How to complete this task:
The material below contains a line with "What is $\left(1" and a line with "Answer: 1/6401 ≈ 0.00015623". Copy exactly those two lines and all lines between them.

Extracted data:
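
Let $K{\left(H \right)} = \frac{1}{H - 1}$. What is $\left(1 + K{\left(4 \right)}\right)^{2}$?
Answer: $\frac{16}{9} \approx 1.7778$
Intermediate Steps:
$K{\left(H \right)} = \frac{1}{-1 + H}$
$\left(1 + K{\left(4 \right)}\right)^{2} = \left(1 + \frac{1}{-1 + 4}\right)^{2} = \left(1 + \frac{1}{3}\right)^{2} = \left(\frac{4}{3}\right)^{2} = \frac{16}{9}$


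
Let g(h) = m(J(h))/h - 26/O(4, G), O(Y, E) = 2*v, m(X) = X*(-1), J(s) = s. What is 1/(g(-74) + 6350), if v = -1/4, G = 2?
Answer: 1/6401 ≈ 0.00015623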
---
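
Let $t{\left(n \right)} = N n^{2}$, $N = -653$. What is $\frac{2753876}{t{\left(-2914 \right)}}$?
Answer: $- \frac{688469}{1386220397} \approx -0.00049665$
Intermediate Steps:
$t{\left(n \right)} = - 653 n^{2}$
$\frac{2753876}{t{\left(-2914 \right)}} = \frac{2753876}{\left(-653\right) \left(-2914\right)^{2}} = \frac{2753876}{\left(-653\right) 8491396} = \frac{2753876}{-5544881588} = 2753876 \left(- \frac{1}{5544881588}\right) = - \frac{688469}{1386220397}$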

Response area:
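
Let $K{\left(H \right)} = \frac{1}{H - 1}$. What is $\left(1 + K{\left(4 \right)}\right)^{2}$?
Answer: $\frac{16}{9} \approx 1.7778$
Intermediate Steps:
$K{\left(H \right)} = \frac{1}{-1 + H}$
$\left(1 + K{\left(4 \right)}\right)^{2} = \left(1 + \frac{1}{-1 + 4}\right)^{2} = \left(1 + \frac{1}{3}\right)^{2} = \left(\frac{4}{3}\right)^{2} = \frac{16}{9}$


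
Let g(h) = m(J(h))/h - 26/O(4, G), O(Y, E) = 2*v, m(X) = X*(-1), J(s) = s. What is 1/(g(-74) + 6350), if v = -1/4, G = 2?
Answer: 1/6401 ≈ 0.00015623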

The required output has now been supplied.